About this exercise
Each line of the records containing "following" is to be copied out and returned.
** Exercise materials follows **
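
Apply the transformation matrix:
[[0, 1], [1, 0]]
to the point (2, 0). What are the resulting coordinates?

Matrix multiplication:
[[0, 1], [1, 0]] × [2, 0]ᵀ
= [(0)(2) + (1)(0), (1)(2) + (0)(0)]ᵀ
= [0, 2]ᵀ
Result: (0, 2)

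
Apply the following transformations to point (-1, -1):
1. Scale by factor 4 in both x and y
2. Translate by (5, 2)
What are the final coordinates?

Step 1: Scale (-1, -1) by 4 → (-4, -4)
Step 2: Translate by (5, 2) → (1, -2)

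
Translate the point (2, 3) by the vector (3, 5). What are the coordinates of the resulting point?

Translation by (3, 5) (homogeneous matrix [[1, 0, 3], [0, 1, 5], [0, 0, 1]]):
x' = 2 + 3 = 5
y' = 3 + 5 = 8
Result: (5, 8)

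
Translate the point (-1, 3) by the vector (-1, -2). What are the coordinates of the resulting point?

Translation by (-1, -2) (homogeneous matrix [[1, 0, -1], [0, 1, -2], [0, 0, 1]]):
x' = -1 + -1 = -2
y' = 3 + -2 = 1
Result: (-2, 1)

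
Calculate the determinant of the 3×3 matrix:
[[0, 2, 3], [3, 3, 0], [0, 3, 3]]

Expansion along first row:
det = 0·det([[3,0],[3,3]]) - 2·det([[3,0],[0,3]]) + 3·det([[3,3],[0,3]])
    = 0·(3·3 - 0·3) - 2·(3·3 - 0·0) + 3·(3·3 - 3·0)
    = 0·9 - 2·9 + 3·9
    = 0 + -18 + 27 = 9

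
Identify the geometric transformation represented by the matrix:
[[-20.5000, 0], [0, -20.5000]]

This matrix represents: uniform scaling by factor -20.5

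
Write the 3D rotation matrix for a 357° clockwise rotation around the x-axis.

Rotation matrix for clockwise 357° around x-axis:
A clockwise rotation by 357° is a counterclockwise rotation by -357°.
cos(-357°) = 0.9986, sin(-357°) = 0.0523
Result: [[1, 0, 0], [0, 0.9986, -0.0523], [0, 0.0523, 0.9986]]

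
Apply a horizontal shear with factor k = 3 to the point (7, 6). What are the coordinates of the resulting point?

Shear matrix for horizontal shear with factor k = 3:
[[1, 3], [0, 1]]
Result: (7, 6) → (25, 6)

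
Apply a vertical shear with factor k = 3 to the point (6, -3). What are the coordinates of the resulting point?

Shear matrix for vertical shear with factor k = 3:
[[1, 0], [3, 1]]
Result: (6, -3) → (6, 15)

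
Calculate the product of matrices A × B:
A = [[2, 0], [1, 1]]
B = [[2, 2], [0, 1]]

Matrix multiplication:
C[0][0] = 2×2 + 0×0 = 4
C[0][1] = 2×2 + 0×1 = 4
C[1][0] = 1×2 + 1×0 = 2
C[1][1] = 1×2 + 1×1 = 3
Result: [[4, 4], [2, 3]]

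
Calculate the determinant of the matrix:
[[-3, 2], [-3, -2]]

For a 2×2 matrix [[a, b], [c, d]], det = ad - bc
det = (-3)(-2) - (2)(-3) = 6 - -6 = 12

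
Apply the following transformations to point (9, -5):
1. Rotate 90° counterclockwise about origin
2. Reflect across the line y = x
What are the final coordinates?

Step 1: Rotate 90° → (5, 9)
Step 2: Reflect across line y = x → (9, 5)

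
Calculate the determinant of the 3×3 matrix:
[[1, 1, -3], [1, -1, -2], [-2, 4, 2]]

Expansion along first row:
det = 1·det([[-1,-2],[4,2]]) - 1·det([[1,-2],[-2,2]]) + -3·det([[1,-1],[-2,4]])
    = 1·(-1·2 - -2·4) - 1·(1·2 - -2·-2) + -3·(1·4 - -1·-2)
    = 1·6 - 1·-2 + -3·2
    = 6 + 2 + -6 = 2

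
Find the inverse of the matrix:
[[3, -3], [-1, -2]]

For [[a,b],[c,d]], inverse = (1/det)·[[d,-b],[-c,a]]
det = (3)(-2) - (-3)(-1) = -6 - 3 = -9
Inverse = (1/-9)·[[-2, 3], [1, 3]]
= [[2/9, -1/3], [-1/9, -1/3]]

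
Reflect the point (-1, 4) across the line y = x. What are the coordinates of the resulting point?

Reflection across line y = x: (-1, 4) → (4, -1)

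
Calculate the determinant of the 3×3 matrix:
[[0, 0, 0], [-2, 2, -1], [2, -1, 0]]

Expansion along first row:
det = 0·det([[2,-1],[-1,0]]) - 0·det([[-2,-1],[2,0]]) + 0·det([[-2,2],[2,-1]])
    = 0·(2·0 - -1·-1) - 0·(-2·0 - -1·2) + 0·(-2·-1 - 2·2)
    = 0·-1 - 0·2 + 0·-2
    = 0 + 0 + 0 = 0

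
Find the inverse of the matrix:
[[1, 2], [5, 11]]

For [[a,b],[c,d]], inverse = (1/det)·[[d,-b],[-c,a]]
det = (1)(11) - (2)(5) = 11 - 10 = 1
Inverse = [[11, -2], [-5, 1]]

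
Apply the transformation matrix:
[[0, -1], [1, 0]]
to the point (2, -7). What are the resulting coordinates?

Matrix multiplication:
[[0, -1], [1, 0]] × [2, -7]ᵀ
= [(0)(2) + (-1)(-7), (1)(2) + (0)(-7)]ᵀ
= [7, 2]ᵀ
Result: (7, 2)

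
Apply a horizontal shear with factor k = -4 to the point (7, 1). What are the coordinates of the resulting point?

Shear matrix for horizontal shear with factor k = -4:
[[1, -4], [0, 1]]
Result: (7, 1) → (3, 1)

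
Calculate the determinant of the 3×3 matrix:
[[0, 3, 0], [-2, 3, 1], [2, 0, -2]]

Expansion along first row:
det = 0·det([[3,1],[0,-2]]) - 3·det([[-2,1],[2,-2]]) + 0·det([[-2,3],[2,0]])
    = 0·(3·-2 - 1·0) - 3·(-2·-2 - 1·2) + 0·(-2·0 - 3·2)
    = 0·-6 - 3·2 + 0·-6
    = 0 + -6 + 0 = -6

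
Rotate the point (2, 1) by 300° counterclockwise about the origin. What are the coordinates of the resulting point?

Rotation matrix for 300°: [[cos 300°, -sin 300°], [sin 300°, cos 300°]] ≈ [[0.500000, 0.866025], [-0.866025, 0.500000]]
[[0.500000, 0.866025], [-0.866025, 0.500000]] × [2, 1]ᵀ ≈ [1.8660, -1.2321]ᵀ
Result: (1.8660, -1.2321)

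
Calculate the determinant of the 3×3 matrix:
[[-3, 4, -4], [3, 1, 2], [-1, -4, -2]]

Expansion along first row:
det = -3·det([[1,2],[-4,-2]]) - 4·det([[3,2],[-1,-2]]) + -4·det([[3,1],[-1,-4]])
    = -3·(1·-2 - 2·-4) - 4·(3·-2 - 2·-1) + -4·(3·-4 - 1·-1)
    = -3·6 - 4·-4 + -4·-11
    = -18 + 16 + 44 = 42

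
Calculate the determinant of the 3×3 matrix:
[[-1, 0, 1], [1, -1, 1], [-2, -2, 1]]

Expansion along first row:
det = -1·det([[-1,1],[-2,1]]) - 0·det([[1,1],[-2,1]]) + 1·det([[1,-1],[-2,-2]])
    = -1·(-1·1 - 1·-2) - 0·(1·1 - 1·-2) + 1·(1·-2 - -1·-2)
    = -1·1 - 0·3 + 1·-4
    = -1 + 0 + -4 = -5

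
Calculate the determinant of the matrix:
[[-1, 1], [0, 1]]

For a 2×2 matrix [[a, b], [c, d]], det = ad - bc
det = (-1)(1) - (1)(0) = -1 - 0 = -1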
** End of Exercise materials **
Written response
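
Apply the following transformations to point (-1, -1):
Apply the following transformations to point (9, -5):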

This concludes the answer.